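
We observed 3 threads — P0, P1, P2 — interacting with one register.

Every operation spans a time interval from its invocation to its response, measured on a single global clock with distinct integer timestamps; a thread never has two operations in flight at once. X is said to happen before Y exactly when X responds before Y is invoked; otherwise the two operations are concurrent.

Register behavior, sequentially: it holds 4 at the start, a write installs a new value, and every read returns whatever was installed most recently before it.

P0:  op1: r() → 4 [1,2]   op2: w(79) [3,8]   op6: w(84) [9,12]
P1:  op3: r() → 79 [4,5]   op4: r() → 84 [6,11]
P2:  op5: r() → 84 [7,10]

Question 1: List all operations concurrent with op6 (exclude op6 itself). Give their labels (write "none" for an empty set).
op6 runs from 9 to 12; window-overlapping ops are concurrent
op1 [1,2]: before
op2 [3,8]: before
op3 [4,5]: before
op4 [6,11]: concurrent
op5 [7,10]: concurrent

op4, op5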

▬▬▬▬▬▬

### REQUIRED WORK
When you write out the listing, keep every line exactly as it is above.

### SOLUTION TO THIS EXERCISE
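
We observed 3 threads — P0, P1, P2 — interacting with one register.

Every operation spans a time interval from its invocation to its response, measured on a single global clock with distinct integer timestamps; a thread never has two operations in flight at once. X is said to happen before Y exactly when X responds before Y is invoked; otherwise the two operations are concurrent.

Register behavior, sequentially: it holds 4 at the start, a write installs a new value, and every read returns whatever was installed most recently before it.

P0:  op1: r() → 4 [1,2]   op2: w(79) [3,8]   op6: w(84) [9,12]
P1:  op3: r() → 79 [4,5]   op4: r() → 84 [6,11]
P2:  op5: r() → 84 [7,10]

Question 1: List all operations concurrent with op6 (exclude op6 itself). Give their labels (write "none" for an empty set).
op6 runs from 9 to 12; window-overlapping ops are concurrent
op1 [1,2]: before
op2 [3,8]: before
op3 [4,5]: before
op4 [6,11]: concurrent
op5 [7,10]: concurrent

op4, op5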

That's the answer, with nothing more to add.